Extracted entries:
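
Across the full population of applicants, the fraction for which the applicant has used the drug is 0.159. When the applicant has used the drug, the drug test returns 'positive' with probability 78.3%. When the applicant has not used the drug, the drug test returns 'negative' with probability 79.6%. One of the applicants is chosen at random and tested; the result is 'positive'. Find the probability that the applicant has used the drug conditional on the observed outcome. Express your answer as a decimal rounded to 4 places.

Let H be the event that the applicant has used the drug. P(H) = 0.159, so P(¬H) = 0.841. With E the 'positive' result, P(E|H) = 0.783 and P(E|¬H) = 0.204.
P(E) = 0.783·0.159 + 0.204·0.841 = 0.12450 + 0.17156 = 0.29606.
By Bayes' theorem, P(H|E) = 0.12450 / 0.29606 = 0.4205.

P(H | E) ≈ 0.4205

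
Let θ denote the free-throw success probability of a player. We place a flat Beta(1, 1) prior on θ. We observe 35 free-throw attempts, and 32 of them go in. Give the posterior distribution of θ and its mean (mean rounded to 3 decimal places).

The binomial likelihood is conjugate to the Beta prior: with 32 successes and 3 failures, the posterior is Beta(1+32, 1+3) = Beta(33, 4).
E[θ | data] = 33/(33+4) = 0.892.

Posterior: Beta(33, 4); mean ≈ 0.892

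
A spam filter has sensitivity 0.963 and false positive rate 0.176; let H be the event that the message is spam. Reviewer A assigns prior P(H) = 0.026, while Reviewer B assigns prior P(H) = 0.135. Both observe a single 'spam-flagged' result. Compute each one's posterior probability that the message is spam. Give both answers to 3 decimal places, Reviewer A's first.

P('+'|H) = 0.963, P('+'|¬H) = 0.176.
Reviewer A: numerator 0.963·0.026 = 0.025038; evidence = 0.025038+0.176·0.974 = 0.19646; posterior = 0.127.
Reviewer B: numerator 0.963·0.135 = 0.13001; evidence = 0.13001+0.176·0.865 = 0.28224; posterior = 0.461.

Reviewer A: 0.127; Reviewer B: 0.461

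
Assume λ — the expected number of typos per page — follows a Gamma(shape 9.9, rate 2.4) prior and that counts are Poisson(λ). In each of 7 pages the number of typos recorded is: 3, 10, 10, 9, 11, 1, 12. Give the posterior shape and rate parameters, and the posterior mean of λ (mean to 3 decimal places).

Total count ∑xᵢ = 56 over n = 7 pages.
Gamma is conjugate to the Poisson likelihood: posterior is Gamma(shape = 9.9+56 = 65.9, rate = 2.4+7 = 9.4).
E[λ | data] = 65.9/9.4 = 7.011.

Posterior: Gamma(shape=65.9, rate=9.4); mean ≈ 7.011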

What to work on:
Starting at the line that holds "A spam filter", retype each line exactly through the end of the entries, both ends included.

Problem solution:
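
A spam filter has sensitivity 0.963 and false positive rate 0.176; let H be the event that the message is spam. Reviewer A assigns prior P(H) = 0.026, while Reviewer B assigns prior P(H) = 0.135. Both observe a single 'spam-flagged' result. Compute each one's posterior probability that the message is spam. Give both answers to 3 decimal places, Reviewer A's first.

P('+'|H) = 0.963, P('+'|¬H) = 0.176.
Reviewer A: numerator 0.963·0.026 = 0.025038; evidence = 0.025038+0.176·0.974 = 0.19646; posterior = 0.127.
Reviewer B: numerator 0.963·0.135 = 0.13001; evidence = 0.13001+0.176·0.865 = 0.28224; posterior = 0.461.

Reviewer A: 0.127; Reviewer B: 0.461

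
Assume λ — the expected number of typos per page — follows a Gamma(shape 9.9, rate 2.4) prior and that counts are Poisson(λ). In each of 7 pages the number of typos recorded is: 3, 10, 10, 9, 11, 1, 12. Give the posterior shape and rate parameters, and the posterior mean of λ (mean to 3 decimal places).

Total count ∑xᵢ = 56 over n = 7 pages.
Gamma is conjugate to the Poisson likelihood: posterior is Gamma(shape = 9.9+56 = 65.9, rate = 2.4+7 = 9.4).
E[λ | data] = 65.9/9.4 = 7.011.

Posterior: Gamma(shape=65.9, rate=9.4); mean ≈ 7.011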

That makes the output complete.